■ **Exercise requirements**: Whenever a line below holds the word "parser", copy that line.

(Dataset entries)
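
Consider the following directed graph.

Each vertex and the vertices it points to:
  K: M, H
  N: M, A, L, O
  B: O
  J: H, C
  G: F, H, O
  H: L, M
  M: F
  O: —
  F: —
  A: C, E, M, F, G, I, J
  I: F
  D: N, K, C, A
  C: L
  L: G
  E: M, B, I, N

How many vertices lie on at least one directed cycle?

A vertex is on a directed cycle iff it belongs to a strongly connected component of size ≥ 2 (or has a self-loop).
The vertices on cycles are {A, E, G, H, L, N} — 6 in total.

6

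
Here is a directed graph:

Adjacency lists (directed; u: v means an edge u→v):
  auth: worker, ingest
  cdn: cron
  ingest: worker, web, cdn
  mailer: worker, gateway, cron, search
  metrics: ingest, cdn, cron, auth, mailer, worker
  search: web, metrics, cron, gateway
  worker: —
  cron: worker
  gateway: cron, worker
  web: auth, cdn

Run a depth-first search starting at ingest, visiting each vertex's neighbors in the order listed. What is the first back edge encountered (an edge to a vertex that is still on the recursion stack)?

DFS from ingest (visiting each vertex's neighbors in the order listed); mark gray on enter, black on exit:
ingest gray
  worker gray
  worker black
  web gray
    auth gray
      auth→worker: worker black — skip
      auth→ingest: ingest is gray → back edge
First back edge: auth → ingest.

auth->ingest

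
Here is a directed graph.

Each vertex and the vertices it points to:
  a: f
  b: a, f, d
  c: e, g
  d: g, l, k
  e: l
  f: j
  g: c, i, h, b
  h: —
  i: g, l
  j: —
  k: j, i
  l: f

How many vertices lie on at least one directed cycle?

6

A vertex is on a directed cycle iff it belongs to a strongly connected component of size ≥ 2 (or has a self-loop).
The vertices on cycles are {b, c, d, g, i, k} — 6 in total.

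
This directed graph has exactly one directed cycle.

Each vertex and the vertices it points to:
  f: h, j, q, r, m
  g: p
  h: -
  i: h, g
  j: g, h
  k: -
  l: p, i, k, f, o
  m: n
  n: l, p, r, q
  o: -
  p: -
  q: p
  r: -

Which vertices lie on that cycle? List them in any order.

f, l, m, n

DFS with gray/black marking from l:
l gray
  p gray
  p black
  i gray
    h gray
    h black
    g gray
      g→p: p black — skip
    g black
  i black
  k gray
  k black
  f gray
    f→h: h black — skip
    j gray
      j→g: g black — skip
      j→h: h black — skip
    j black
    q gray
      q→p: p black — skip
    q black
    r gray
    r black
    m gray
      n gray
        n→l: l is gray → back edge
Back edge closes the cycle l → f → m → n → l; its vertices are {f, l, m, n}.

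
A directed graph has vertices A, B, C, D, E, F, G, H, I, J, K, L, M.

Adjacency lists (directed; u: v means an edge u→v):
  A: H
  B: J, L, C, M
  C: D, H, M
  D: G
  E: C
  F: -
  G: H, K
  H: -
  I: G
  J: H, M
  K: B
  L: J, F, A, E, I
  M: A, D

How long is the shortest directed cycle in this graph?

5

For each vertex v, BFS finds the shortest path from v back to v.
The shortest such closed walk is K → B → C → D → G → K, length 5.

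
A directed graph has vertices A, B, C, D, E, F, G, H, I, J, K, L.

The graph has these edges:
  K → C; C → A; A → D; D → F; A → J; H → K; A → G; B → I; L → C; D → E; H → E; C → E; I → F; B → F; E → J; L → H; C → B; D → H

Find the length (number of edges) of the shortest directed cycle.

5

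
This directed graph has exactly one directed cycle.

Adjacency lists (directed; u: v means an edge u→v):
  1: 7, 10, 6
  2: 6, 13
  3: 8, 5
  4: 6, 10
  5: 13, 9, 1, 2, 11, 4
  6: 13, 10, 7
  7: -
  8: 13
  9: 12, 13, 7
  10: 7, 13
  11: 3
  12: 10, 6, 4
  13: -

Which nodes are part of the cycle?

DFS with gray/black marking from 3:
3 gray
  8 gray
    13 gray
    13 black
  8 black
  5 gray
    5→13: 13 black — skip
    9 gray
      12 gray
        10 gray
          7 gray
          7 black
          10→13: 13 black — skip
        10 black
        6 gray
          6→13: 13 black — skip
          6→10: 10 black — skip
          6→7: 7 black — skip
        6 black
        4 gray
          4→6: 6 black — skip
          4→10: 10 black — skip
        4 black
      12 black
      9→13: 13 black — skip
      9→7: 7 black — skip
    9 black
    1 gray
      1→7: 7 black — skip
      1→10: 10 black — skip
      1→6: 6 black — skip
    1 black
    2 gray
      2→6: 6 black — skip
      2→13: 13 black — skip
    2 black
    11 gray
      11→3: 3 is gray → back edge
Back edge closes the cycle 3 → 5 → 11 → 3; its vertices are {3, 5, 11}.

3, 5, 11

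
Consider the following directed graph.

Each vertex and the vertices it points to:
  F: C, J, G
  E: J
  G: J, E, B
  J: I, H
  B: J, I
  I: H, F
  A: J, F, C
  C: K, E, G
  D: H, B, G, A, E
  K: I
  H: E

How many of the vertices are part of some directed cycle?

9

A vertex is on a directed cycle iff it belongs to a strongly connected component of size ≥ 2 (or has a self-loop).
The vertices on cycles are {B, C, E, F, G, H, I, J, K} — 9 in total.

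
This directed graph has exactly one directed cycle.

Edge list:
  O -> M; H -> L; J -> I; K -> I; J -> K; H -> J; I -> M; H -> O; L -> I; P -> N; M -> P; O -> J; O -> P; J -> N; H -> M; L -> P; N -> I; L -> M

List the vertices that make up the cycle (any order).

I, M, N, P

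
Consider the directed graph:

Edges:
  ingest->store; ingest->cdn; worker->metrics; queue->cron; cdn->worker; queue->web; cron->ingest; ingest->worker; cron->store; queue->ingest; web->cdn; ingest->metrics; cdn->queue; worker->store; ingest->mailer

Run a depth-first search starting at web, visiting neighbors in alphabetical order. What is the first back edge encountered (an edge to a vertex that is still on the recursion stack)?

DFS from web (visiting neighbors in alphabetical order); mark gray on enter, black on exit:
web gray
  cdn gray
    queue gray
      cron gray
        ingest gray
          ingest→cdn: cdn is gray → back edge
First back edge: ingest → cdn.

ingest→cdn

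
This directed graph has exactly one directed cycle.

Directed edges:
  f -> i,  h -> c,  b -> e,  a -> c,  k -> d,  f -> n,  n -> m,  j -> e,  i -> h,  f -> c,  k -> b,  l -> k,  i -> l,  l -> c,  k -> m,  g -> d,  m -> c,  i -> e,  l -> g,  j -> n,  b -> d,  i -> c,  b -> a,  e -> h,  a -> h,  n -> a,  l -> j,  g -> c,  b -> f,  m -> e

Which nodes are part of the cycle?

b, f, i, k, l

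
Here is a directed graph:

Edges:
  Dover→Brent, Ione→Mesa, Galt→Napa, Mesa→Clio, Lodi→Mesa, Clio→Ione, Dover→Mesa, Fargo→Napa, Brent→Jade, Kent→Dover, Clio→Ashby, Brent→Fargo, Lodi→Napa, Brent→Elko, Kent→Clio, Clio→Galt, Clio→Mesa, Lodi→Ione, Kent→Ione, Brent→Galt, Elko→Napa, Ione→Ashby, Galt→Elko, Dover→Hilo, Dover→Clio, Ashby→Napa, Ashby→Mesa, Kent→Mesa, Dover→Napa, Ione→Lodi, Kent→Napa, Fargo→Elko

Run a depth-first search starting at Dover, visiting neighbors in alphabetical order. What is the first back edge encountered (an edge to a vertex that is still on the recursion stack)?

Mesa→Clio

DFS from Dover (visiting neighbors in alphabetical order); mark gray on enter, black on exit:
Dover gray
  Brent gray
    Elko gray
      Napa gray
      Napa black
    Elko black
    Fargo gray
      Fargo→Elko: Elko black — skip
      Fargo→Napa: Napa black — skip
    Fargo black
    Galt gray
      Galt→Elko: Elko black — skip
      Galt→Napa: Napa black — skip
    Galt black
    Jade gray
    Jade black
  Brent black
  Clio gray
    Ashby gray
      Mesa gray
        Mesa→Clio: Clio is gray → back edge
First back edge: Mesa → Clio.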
==
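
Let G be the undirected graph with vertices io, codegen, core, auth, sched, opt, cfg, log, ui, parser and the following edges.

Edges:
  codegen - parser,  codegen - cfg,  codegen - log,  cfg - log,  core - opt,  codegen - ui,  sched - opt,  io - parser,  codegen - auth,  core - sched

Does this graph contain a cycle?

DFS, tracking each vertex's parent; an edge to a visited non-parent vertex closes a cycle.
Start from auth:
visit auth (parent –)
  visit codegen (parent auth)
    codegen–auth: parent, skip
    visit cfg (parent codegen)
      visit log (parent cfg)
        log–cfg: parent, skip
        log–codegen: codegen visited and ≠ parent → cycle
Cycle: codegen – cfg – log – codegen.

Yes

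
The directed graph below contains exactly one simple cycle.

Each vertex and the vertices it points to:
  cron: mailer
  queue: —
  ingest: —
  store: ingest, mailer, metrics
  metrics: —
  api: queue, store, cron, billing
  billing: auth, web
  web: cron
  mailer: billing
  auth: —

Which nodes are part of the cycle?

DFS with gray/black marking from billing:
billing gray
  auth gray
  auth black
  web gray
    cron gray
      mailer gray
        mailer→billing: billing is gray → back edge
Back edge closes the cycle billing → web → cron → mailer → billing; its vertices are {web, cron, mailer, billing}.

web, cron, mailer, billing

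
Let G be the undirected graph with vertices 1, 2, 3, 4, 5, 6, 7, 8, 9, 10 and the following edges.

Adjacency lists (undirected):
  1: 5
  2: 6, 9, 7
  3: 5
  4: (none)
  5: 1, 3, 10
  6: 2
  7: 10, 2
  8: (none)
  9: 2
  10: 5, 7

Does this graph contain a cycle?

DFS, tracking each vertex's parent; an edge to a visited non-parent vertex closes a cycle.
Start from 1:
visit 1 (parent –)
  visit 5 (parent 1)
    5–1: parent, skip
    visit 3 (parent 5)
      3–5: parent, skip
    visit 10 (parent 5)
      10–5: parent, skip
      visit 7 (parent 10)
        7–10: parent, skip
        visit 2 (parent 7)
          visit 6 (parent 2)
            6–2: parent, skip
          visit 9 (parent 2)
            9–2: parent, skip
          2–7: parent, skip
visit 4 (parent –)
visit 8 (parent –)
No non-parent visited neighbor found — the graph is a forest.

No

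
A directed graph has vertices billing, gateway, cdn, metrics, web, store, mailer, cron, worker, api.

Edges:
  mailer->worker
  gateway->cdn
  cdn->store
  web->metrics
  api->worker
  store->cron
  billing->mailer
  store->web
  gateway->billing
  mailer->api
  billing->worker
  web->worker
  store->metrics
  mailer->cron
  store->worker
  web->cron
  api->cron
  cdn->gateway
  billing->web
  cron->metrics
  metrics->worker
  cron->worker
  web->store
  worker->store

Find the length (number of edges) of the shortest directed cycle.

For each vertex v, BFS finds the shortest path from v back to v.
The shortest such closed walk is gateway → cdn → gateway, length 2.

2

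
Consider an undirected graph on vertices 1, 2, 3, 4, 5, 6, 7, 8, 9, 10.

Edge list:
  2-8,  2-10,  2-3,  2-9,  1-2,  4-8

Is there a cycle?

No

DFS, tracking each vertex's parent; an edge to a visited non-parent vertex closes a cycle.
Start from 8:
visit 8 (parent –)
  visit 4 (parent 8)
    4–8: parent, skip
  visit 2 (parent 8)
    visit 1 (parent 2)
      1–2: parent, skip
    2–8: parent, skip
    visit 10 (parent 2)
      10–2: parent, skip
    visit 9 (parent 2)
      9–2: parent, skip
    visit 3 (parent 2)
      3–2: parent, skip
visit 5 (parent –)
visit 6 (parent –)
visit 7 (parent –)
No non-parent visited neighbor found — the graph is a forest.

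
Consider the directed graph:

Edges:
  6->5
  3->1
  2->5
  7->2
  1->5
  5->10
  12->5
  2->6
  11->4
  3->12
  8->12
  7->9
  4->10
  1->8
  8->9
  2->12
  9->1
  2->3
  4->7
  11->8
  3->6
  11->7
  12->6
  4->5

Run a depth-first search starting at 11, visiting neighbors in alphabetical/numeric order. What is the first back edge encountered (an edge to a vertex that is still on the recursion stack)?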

■ **Task response**:
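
Let G be the undirected graph with vertices io, codegen, core, auth, sched, opt, cfg, log, ui, parser and the following edges.
  codegen - parser,  codegen - cfg,  codegen - log,  cfg - log,  core - opt,  codegen - ui,  sched - opt,  io - parser,  codegen - auth,  core - sched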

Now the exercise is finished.